(Stored entries)
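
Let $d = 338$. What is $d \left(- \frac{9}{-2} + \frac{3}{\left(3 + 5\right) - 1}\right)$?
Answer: $\frac{11661}{7} \approx 1665.9$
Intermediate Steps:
$d \left(- \frac{9}{-2} + \frac{3}{\left(3 + 5\right) - 1}\right) = 338 \left(- \frac{9}{-2} + \frac{3}{\left(3 + 5\right) - 1}\right) = 338 \left(\left(-9\right) \left(- \frac{1}{2}\right) + \frac{3}{8 - 1}\right) = 338 \left(\frac{9}{2} + \frac{3}{7}\right) = 338 \cdot \frac{69}{14} = \frac{11661}{7}$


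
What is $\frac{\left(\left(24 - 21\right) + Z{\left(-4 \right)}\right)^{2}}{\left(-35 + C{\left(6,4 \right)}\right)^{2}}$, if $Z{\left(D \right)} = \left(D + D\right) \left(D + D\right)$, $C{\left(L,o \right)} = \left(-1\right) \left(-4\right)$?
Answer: $\frac{4489}{961} \approx 4.6712$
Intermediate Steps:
$C{\left(L,o \right)} = 4$
$Z{\left(D \right)} = 4 D^{2}$ ($Z{\left(D \right)} = 2 D 2 D = 4 D^{2}$)
$\frac{\left(\left(24 - 21\right) + Z{\left(-4 \right)}\right)^{2}}{\left(-35 + C{\left(6,4 \right)}\right)^{2}} = \frac{\left(\left(24 - 21\right) + 4 \left(-4\right)^{2}\right)^{2}}{\left(-35 + 4\right)^{2}} = \frac{\left(3 + 4 \cdot 16\right)^{2}}{\left(-31\right)^{2}} = \frac{\left(3 + 64\right)^{2}}{961} = 67^{2} \cdot \frac{1}{961} = 4489 \cdot \frac{1}{961} = \frac{4489}{961}$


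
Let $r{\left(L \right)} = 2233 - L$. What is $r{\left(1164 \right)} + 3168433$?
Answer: $3169502$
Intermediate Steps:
$r{\left(1164 \right)} + 3168433 = \left(2233 - 1164\right) + 3168433 = 1069 + 3168433 = 3169502$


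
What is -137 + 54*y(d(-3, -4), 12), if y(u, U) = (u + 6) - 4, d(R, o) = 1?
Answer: 25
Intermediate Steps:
y(u, U) = 2 + u (y(u, U) = (6 + u) - 4 = 2 + u)
-137 + 54*y(d(-3, -4), 12) = -137 + 54*(2 + 1) = -137 + 54*3 = -137 + 162 = 25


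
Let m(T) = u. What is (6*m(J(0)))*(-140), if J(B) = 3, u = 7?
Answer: -5880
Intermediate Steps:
m(T) = 7
(6*m(J(0)))*(-140) = (6*7)*(-140) = 42*(-140) = -5880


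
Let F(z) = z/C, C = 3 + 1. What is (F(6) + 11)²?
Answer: 625/4 ≈ 156.25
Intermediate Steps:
C = 4
F(z) = z/4
(F(6) + 11)² = ((¼)*6 + 11)² = (3/2 + 11)² = (25/2)² = 625/4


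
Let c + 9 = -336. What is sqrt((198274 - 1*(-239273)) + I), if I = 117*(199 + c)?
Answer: sqrt(420465) ≈ 648.43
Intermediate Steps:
c = -345 (c = -9 - 336 = -345)
I = -17082 (I = 117*(199 - 345) = 117*(-146) = -17082)
sqrt((198274 - 1*(-239273)) + I) = sqrt((198274 - 1*(-239273)) - 17082) = sqrt((198274 + 239273) - 17082) = sqrt(437547 - 17082) = sqrt(420465)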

> [WHAT IS BEING ASKED]:
Reply with the complete data above, every character as it stands.

> [ANSWER BOX]:
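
Let $d = 338$. What is $d \left(- \frac{9}{-2} + \frac{3}{\left(3 + 5\right) - 1}\right)$?
Answer: $\frac{11661}{7} \approx 1665.9$
Intermediate Steps:
$d \left(- \frac{9}{-2} + \frac{3}{\left(3 + 5\right) - 1}\right) = 338 \left(- \frac{9}{-2} + \frac{3}{\left(3 + 5\right) - 1}\right) = 338 \left(\left(-9\right) \left(- \frac{1}{2}\right) + \frac{3}{8 - 1}\right) = 338 \left(\frac{9}{2} + \frac{3}{7}\right) = 338 \cdot \frac{69}{14} = \frac{11661}{7}$


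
What is $\frac{\left(\left(24 - 21\right) + Z{\left(-4 \right)}\right)^{2}}{\left(-35 + C{\left(6,4 \right)}\right)^{2}}$, if $Z{\left(D \right)} = \left(D + D\right) \left(D + D\right)$, $C{\left(L,o \right)} = \left(-1\right) \left(-4\right)$?
Answer: $\frac{4489}{961} \approx 4.6712$
Intermediate Steps:
$C{\left(L,o \right)} = 4$
$Z{\left(D \right)} = 4 D^{2}$ ($Z{\left(D \right)} = 2 D 2 D = 4 D^{2}$)
$\frac{\left(\left(24 - 21\right) + Z{\left(-4 \right)}\right)^{2}}{\left(-35 + C{\left(6,4 \right)}\right)^{2}} = \frac{\left(\left(24 - 21\right) + 4 \left(-4\right)^{2}\right)^{2}}{\left(-35 + 4\right)^{2}} = \frac{\left(3 + 4 \cdot 16\right)^{2}}{\left(-31\right)^{2}} = \frac{\left(3 + 64\right)^{2}}{961} = 67^{2} \cdot \frac{1}{961} = 4489 \cdot \frac{1}{961} = \frac{4489}{961}$


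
Let $r{\left(L \right)} = 2233 - L$. What is $r{\left(1164 \right)} + 3168433$?
Answer: $3169502$
Intermediate Steps:
$r{\left(1164 \right)} + 3168433 = \left(2233 - 1164\right) + 3168433 = 1069 + 3168433 = 3169502$


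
What is -137 + 54*y(d(-3, -4), 12), if y(u, U) = (u + 6) - 4, d(R, o) = 1?
Answer: 25
Intermediate Steps:
y(u, U) = 2 + u (y(u, U) = (6 + u) - 4 = 2 + u)
-137 + 54*y(d(-3, -4), 12) = -137 + 54*(2 + 1) = -137 + 54*3 = -137 + 162 = 25


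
Let m(T) = u. What is (6*m(J(0)))*(-140), if J(B) = 3, u = 7?
Answer: -5880
Intermediate Steps:
m(T) = 7
(6*m(J(0)))*(-140) = (6*7)*(-140) = 42*(-140) = -5880


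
Let F(z) = z/C, C = 3 + 1. What is (F(6) + 11)²?
Answer: 625/4 ≈ 156.25
Intermediate Steps:
C = 4
F(z) = z/4
(F(6) + 11)² = ((¼)*6 + 11)² = (3/2 + 11)² = (25/2)² = 625/4


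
Let c + 9 = -336. What is sqrt((198274 - 1*(-239273)) + I), if I = 117*(199 + c)?
Answer: sqrt(420465) ≈ 648.43
Intermediate Steps:
c = -345 (c = -9 - 336 = -345)
I = -17082 (I = 117*(199 - 345) = 117*(-146) = -17082)
sqrt((198274 - 1*(-239273)) + I) = sqrt((198274 - 1*(-239273)) - 17082) = sqrt((198274 + 239273) - 17082) = sqrt(437547 - 17082) = sqrt(420465)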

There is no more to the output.